What you need to do >> In your answer, every line of the records should be written out exactly.

Records to process >>
------------------------------------
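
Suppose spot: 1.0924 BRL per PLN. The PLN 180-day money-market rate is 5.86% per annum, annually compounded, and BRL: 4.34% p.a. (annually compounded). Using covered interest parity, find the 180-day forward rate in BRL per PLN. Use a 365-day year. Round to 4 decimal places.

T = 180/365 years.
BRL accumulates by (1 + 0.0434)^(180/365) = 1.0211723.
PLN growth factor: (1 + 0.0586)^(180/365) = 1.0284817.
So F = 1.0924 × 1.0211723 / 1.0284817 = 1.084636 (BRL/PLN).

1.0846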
------------------------------------
Worked solution >>
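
Suppose spot: 1.0924 BRL per PLN. The PLN 180-day money-market rate is 5.86% per annum, annually compounded, and BRL: 4.34% p.a. (annually compounded). Using covered interest parity, find the 180-day forward rate in BRL per PLN. Use a 365-day year. Round to 4 decimal places.

T = 180/365 years.
BRL accumulates by (1 + 0.0434)^(180/365) = 1.0211723.
PLN growth factor: (1 + 0.0586)^(180/365) = 1.0284817.
So F = 1.0924 × 1.0211723 / 1.0284817 = 1.084636 (BRL/PLN).

1.0846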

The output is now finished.